_Exercise_
Search the listing for "Consider" and copy every line where it appears.

━━━ Data to use ━━━

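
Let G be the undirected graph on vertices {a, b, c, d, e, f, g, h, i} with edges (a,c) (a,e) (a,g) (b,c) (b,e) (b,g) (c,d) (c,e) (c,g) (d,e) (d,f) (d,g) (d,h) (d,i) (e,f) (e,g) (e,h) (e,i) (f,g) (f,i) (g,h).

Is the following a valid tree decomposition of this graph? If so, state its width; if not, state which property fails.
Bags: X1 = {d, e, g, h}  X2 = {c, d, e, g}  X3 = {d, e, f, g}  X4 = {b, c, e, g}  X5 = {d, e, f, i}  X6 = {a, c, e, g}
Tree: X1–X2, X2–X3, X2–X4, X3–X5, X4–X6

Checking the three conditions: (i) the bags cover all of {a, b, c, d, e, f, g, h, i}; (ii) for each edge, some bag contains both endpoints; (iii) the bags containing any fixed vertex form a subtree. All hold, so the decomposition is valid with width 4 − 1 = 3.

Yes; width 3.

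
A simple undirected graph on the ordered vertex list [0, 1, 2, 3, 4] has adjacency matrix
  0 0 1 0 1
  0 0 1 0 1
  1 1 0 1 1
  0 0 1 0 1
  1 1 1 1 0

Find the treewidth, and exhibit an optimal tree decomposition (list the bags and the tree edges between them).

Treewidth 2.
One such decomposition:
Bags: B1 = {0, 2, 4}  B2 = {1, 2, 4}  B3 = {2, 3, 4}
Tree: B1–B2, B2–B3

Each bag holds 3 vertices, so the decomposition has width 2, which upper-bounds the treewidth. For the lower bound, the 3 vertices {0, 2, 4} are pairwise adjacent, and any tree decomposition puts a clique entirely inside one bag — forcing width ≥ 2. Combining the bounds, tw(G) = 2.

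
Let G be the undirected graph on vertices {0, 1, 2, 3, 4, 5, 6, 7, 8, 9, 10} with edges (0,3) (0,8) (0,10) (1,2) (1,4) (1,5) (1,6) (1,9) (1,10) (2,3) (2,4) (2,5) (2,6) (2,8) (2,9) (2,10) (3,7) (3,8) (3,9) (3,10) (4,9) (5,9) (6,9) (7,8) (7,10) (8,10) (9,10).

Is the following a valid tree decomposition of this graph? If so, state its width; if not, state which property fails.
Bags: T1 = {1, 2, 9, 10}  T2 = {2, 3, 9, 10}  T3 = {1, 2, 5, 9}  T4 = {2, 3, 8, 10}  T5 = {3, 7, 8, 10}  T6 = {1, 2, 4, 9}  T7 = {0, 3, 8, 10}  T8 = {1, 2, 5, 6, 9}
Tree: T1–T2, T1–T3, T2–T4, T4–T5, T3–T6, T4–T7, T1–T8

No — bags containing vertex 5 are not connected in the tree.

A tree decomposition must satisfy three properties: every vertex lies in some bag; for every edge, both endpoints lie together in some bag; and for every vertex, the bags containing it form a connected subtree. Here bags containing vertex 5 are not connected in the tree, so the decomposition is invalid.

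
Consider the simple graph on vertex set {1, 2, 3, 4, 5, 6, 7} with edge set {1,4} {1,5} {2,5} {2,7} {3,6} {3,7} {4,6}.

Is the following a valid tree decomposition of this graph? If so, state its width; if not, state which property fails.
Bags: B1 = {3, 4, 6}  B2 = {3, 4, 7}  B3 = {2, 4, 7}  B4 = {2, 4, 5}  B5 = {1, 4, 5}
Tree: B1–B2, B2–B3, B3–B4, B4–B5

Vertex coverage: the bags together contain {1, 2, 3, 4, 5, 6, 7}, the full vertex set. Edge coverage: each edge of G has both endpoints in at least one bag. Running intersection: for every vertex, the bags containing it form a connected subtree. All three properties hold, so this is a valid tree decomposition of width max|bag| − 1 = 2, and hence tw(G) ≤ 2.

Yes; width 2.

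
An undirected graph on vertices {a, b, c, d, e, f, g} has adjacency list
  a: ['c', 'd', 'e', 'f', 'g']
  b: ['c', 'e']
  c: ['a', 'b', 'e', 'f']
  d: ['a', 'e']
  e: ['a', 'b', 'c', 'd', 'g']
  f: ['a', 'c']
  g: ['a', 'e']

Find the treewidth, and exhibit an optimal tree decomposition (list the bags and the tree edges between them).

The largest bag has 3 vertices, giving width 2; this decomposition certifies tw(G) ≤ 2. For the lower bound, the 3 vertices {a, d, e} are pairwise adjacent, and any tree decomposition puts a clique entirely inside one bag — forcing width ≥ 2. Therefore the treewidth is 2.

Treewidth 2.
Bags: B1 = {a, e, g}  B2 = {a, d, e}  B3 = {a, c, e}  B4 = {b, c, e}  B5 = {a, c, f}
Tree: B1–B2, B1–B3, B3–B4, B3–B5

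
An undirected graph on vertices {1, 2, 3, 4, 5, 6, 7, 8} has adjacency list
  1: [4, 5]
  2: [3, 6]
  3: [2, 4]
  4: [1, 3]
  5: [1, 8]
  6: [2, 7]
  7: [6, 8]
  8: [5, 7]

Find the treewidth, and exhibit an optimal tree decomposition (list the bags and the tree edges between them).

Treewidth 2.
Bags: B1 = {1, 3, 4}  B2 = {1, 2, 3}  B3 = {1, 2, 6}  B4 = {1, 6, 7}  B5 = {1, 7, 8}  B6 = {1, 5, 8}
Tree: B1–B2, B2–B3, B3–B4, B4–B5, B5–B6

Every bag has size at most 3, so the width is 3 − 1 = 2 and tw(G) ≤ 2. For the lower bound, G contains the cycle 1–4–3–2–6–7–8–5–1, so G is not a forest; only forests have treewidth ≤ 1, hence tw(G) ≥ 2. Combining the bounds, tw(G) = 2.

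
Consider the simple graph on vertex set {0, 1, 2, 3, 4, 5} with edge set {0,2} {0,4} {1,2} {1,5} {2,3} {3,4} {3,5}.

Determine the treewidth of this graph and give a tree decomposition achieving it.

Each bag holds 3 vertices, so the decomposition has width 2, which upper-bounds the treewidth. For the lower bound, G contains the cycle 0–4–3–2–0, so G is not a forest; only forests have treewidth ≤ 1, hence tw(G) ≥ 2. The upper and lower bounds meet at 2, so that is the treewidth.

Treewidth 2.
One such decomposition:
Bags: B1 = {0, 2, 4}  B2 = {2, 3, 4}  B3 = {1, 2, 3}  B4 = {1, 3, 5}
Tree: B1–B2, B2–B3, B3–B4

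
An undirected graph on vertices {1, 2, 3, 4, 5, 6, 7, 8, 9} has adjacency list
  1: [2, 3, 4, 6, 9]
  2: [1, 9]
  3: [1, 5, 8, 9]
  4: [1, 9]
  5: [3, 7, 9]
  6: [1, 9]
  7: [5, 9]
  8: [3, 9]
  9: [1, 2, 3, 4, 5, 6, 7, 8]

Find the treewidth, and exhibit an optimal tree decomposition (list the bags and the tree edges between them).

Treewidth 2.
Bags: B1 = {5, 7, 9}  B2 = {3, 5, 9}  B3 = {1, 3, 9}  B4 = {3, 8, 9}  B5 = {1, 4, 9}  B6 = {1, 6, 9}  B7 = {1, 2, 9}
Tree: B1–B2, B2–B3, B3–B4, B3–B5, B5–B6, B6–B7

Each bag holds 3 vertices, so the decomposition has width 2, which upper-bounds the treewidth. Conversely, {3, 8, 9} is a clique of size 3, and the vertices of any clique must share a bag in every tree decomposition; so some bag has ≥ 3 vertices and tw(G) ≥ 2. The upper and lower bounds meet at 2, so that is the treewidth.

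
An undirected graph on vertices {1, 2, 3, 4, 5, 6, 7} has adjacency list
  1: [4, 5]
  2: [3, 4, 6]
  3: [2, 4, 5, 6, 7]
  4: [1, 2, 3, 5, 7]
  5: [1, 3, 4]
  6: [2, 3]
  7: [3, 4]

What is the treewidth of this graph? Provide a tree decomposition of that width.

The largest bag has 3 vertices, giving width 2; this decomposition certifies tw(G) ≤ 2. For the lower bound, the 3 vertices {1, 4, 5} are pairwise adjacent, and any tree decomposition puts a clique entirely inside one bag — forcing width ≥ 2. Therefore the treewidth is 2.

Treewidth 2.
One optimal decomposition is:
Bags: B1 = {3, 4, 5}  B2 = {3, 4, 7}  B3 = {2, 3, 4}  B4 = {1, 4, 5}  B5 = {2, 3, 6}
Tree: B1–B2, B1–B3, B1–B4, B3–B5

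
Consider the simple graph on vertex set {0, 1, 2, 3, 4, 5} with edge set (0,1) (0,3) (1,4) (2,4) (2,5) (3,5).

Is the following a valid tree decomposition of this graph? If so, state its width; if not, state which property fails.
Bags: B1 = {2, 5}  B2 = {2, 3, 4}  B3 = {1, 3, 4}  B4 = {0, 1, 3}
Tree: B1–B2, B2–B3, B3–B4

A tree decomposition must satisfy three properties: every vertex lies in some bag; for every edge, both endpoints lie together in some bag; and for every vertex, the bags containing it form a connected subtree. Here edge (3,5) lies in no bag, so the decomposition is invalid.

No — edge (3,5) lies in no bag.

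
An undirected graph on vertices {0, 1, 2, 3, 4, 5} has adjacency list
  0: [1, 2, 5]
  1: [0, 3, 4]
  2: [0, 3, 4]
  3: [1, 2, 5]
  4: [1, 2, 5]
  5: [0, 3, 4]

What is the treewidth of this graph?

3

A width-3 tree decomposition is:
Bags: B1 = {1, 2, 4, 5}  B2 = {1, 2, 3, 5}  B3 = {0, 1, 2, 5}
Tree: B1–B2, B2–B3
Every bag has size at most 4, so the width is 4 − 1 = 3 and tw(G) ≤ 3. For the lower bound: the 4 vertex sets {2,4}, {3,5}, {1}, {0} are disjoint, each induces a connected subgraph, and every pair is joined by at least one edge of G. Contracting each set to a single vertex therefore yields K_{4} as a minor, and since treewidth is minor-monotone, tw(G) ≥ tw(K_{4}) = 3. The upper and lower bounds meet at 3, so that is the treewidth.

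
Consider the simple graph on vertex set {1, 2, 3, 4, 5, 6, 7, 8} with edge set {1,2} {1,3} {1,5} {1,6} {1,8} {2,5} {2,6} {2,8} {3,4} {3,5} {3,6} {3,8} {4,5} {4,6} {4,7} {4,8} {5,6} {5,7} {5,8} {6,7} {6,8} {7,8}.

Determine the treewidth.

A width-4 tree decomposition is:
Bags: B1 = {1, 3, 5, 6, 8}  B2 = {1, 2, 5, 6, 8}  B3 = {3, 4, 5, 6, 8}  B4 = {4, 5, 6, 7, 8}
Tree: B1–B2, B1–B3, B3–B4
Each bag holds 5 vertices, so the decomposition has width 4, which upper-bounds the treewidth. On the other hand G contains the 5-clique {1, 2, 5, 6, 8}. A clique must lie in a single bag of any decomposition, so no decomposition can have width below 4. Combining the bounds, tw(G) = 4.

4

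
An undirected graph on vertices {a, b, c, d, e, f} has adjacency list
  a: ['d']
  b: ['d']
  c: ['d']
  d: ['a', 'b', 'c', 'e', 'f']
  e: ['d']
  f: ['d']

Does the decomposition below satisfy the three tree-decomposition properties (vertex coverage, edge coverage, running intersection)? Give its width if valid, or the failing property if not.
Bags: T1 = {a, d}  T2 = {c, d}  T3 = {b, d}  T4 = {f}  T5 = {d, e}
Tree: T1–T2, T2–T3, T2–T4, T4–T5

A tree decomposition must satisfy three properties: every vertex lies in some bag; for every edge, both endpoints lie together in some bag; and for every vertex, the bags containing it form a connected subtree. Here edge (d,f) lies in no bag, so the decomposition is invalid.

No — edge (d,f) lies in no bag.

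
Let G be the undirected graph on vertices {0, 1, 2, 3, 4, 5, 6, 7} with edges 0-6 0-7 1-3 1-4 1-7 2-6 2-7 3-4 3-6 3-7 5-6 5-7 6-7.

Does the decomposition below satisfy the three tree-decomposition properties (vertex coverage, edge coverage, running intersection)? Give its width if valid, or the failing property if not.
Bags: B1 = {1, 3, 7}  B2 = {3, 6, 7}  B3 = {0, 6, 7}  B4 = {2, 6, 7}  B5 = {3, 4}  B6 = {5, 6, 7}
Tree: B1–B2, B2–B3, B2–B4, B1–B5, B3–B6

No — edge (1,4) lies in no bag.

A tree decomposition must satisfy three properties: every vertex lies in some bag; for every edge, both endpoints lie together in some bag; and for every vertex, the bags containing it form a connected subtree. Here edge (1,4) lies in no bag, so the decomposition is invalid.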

━━━

_Answer to this problem_
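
Consider the simple graph on vertex set {1, 2, 3, 4, 5, 6, 7} with edge set {1,4} {1,5} {2,5} {2,7} {3,6} {3,7} {4,6}.
Consider the simple graph on vertex set {0, 1, 2, 3, 4, 5} with edge set {0,2} {0,4} {1,2} {1,5} {2,3} {3,4} {3,5}.
Consider the simple graph on vertex set {0, 1, 2, 3, 4, 5} with edge set (0,1) (0,3) (1,4) (2,4) (2,5) (3,5).
Consider the simple graph on vertex set {1, 2, 3, 4, 5, 6, 7, 8} with edge set {1,2} {1,3} {1,5} {1,6} {1,8} {2,5} {2,6} {2,8} {3,4} {3,5} {3,6} {3,8} {4,5} {4,6} {4,7} {4,8} {5,6} {5,7} {5,8} {6,7} {6,8} {7,8}.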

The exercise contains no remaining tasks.